# Description of the task:
Where does the word "Cstat" appear in the data? Copy every line that holds it.

Stored data:
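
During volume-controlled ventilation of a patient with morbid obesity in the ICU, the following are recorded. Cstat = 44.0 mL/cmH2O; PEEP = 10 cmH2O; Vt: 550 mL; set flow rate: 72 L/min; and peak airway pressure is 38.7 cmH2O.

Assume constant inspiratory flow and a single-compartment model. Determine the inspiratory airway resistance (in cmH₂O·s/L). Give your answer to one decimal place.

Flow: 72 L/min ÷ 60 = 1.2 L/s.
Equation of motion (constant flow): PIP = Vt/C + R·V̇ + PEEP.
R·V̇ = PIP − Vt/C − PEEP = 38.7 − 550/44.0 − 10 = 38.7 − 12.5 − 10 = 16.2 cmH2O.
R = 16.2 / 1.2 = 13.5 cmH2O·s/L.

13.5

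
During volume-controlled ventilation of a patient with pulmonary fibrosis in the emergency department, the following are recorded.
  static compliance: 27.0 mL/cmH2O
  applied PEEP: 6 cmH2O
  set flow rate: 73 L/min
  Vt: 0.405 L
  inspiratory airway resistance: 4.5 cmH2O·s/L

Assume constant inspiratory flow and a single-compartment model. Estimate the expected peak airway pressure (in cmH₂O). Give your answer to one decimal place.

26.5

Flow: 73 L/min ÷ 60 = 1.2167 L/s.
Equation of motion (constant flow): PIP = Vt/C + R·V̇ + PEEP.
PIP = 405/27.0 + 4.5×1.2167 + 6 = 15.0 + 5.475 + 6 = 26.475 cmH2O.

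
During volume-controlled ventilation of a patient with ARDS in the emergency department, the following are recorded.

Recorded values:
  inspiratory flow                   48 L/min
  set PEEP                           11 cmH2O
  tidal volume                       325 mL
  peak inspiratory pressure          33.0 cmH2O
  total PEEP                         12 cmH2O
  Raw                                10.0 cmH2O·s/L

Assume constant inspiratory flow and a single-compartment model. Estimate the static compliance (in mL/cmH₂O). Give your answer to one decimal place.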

--

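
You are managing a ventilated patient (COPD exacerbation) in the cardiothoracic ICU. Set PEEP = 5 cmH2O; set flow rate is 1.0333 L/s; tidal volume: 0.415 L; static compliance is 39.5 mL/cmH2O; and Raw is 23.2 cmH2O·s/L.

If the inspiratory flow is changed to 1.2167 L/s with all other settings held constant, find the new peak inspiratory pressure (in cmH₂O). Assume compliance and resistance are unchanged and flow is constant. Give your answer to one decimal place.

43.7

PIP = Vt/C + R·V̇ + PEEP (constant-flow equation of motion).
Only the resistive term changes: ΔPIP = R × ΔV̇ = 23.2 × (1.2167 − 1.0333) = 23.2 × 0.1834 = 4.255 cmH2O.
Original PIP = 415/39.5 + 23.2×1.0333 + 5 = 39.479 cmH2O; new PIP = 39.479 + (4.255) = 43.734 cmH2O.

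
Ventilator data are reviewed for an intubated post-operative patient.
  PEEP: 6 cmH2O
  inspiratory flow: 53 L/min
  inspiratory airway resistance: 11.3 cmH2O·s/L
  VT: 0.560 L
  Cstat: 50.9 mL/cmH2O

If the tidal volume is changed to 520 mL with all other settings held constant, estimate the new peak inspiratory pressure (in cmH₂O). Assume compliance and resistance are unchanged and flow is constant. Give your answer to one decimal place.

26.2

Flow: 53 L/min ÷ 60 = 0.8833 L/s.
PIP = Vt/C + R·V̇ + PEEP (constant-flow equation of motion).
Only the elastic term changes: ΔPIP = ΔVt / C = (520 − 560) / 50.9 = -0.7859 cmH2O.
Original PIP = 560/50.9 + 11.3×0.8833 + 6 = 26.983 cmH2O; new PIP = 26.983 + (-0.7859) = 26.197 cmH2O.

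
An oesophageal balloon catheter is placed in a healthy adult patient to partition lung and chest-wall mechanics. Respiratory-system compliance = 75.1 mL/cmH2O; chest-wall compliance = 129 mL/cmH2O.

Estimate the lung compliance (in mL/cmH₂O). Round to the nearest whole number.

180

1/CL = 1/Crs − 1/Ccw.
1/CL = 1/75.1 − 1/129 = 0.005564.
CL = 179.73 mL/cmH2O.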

---

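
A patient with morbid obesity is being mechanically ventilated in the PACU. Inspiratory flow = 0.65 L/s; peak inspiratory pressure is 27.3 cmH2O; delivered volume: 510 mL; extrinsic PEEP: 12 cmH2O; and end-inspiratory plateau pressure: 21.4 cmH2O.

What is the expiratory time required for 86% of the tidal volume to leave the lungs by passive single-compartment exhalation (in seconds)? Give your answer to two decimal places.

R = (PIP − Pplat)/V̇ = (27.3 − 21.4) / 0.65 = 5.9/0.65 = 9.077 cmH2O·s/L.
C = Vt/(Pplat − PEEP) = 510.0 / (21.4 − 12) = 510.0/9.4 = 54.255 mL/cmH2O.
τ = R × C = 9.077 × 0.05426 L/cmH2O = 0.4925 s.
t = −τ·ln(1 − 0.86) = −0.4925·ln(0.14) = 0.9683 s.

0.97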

# Written response:
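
During volume-controlled ventilation of a patient with morbid obesity in the ICU, the following are recorded. Cstat = 44.0 mL/cmH2O; PEEP = 10 cmH2O; Vt: 550 mL; set flow rate: 72 L/min; and peak airway pressure is 38.7 cmH2O.
  Cstat: 50.9 mL/cmH2O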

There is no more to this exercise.